- [STORED DATA]:
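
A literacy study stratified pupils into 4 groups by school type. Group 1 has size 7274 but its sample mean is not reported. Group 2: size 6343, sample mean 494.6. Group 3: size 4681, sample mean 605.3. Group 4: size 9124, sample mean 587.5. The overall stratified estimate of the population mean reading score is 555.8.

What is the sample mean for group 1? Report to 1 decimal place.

Σ Nₕx̄ₕ = N·μ, so 7274·x̄_1 = 27422·555.8 − (6343·494.6 + 4681·605.3 + 9124·587.5).
= 15241147.6 − 11331007.1 = 3910140.5.
x̄_1 = 3910140.5 / 7274 = 537.550... → 537.6.

537.6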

- [DIRECTIONS]: With the line containing "What is the" as the start and the last line of the listing as the end, restate that stretch word for word and nothing else.

- [EXERCISE RESPONSE]:
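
What is the sample mean for group 1? Report to 1 decimal place.

Σ Nₕx̄ₕ = N·μ, so 7274·x̄_1 = 27422·555.8 − (6343·494.6 + 4681·605.3 + 9124·587.5).
= 15241147.6 − 11331007.1 = 3910140.5.
x̄_1 = 3910140.5 / 7274 = 537.550... → 537.6.

537.6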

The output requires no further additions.